[Data for processing — start]
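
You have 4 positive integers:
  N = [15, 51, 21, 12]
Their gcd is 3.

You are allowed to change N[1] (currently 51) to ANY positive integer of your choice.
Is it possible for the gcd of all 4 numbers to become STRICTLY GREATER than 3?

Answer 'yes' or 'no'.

Answer: no

Derivation:
Current gcd = 3
gcd of all OTHER numbers (without N[1]=51): gcd([15, 21, 12]) = 3
The new gcd after any change is gcd(3, new_value).
This can be at most 3.
Since 3 = old gcd 3, the gcd can only stay the same or decrease.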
[Data for processing — finish]
● Exercise goal: Output, and output only, the lines from the one containing "N = [15, 51, 21, 12]" through the last line of the data above.

● Response:
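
  N = [15, 51, 21, 12]
Their gcd is 3.

You are allowed to change N[1] (currently 51) to ANY positive integer of your choice.
Is it possible for the gcd of all 4 numbers to become STRICTLY GREATER than 3?

Answer 'yes' or 'no'.

Answer: no

Derivation:
Current gcd = 3
gcd of all OTHER numbers (without N[1]=51): gcd([15, 21, 12]) = 3
The new gcd after any change is gcd(3, new_value).
This can be at most 3.
Since 3 = old gcd 3, the gcd can only stay the same or decrease.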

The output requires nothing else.